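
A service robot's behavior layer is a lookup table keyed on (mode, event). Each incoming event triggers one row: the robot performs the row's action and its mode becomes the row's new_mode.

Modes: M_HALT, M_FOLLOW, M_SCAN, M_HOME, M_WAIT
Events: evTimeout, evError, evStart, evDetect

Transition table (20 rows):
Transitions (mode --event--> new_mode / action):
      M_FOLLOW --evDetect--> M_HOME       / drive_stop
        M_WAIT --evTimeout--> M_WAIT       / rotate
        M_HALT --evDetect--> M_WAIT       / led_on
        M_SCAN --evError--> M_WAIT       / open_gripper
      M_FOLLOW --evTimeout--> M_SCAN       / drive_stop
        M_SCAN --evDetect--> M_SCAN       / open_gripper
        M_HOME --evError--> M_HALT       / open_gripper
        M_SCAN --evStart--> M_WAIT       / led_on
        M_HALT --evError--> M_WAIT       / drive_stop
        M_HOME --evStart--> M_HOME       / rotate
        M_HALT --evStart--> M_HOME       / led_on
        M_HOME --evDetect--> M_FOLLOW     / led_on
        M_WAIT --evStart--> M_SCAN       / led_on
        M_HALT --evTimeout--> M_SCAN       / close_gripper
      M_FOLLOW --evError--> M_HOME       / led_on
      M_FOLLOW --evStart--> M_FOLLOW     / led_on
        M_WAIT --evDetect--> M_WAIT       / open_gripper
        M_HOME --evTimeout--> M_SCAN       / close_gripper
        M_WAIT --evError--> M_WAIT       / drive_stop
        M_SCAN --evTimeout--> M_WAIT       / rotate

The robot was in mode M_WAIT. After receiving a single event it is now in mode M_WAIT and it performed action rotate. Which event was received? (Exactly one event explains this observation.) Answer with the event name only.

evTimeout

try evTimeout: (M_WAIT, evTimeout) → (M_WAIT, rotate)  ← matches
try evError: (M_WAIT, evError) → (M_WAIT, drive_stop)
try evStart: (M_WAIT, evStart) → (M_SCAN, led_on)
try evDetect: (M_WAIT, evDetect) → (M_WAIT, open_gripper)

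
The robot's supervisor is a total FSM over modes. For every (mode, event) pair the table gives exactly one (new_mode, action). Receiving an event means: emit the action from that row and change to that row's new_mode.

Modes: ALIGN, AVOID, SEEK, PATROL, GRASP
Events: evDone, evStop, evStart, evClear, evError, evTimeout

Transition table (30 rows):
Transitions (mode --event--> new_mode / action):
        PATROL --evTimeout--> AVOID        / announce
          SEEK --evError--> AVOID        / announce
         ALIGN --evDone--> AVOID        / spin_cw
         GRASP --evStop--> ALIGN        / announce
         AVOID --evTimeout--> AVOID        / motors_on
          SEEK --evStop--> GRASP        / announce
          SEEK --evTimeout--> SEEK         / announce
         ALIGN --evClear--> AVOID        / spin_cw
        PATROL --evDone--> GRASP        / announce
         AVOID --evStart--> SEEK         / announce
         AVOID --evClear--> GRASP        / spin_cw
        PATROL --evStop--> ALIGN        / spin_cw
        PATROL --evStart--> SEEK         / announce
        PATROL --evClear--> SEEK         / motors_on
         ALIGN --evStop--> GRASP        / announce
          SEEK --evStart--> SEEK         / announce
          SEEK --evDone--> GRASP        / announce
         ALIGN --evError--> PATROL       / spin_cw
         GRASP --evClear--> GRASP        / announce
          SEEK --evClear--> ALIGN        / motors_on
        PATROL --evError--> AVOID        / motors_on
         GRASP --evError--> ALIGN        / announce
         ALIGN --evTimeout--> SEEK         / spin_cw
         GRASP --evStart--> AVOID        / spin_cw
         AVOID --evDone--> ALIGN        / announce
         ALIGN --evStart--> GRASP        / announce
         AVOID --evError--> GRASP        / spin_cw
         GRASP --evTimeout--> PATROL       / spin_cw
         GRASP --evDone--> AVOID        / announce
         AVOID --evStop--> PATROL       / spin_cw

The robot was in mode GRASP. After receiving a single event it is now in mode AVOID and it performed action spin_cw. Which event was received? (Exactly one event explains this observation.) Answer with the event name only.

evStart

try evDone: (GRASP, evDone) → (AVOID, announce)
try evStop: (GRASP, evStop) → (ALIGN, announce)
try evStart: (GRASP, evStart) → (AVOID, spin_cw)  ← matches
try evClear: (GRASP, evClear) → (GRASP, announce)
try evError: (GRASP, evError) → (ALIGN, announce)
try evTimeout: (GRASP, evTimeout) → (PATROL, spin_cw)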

***

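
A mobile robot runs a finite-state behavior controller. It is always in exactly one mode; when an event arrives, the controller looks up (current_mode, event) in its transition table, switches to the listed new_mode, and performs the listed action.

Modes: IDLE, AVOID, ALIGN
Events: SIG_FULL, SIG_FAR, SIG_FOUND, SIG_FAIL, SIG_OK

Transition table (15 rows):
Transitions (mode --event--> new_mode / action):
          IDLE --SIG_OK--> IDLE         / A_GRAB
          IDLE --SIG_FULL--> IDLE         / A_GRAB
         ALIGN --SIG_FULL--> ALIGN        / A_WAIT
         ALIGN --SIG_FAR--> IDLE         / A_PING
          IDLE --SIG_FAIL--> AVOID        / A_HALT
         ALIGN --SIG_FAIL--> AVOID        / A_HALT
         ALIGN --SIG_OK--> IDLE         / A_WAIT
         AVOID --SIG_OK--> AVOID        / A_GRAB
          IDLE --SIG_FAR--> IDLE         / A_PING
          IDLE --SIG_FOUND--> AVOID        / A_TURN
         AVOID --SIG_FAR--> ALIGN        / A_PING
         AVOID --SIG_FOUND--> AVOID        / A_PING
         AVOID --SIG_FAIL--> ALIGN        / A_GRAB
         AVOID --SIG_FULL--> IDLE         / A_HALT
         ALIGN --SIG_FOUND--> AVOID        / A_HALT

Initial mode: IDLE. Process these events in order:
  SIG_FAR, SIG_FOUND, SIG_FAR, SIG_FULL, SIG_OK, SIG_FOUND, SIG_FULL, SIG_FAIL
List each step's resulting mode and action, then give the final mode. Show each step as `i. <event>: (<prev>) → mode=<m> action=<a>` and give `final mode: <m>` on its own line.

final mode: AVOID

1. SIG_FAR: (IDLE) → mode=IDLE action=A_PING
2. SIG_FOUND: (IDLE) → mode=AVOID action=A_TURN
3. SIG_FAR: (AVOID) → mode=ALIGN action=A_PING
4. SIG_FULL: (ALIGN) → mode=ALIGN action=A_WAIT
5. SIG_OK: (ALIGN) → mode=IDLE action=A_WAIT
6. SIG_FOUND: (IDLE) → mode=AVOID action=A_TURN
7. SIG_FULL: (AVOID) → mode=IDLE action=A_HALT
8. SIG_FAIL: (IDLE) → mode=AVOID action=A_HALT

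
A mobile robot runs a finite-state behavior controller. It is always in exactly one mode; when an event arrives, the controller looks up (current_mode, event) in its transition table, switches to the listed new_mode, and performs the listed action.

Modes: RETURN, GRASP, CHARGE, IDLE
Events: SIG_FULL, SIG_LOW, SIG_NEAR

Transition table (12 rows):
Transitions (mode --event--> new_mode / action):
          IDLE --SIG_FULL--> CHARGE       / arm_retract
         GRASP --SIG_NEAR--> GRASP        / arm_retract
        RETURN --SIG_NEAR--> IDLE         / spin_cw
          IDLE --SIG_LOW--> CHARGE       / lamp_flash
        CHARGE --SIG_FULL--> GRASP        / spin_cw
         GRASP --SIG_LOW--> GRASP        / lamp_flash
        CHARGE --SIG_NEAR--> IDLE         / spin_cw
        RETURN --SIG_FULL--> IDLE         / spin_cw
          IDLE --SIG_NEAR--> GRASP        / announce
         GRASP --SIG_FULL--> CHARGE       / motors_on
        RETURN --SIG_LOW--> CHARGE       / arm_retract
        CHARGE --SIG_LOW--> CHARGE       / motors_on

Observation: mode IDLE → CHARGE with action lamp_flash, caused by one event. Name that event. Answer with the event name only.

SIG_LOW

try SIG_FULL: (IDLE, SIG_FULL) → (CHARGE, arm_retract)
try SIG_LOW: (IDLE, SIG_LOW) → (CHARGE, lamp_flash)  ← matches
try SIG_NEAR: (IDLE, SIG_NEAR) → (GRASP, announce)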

***

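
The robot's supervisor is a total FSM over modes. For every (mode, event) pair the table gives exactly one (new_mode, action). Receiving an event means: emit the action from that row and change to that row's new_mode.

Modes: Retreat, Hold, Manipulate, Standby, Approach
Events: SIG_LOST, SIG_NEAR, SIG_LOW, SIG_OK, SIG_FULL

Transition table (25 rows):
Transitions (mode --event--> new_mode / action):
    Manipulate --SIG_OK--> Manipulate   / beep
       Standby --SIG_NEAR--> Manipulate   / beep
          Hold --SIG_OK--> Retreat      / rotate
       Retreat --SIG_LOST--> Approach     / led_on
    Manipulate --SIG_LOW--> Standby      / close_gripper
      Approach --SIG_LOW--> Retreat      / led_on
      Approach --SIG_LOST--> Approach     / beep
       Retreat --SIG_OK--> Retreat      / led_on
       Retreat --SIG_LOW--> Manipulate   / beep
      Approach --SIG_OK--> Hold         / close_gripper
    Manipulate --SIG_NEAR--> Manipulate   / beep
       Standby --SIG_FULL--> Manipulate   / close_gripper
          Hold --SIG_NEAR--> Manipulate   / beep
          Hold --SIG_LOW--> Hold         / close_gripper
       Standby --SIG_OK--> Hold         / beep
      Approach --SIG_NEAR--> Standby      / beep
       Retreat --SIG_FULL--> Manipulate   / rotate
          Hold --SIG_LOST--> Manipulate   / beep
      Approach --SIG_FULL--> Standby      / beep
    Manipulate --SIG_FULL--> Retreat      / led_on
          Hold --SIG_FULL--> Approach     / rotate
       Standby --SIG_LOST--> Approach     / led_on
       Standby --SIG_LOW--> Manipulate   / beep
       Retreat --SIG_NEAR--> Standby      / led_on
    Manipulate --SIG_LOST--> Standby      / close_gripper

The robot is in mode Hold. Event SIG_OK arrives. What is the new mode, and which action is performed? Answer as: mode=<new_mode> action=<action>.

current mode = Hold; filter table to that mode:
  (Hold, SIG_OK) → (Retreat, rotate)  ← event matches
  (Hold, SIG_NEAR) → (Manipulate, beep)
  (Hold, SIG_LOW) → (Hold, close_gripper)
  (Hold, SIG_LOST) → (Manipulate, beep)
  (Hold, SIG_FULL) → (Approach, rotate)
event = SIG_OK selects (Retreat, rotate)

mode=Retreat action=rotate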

***

# ACTION ITEM:
Produce only the lines from the line containing "A service robot's" through the line containing "M_HALT --evDetect--> M_WAIT", inclusive of both, exactly as they stand in the entries above.

# WORKED SOLUTION:
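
A service robot's behavior layer is a lookup table keyed on (mode, event). Each incoming event triggers one row: the robot performs the row's action and its mode becomes the row's new_mode.

Modes: M_HALT, M_FOLLOW, M_SCAN, M_HOME, M_WAIT
Events: evTimeout, evError, evStart, evDetect

Transition table (20 rows):
Transitions (mode --event--> new_mode / action):
      M_FOLLOW --evDetect--> M_HOME       / drive_stop
        M_WAIT --evTimeout--> M_WAIT       / rotate
        M_HALT --evDetect--> M_WAIT       / led_on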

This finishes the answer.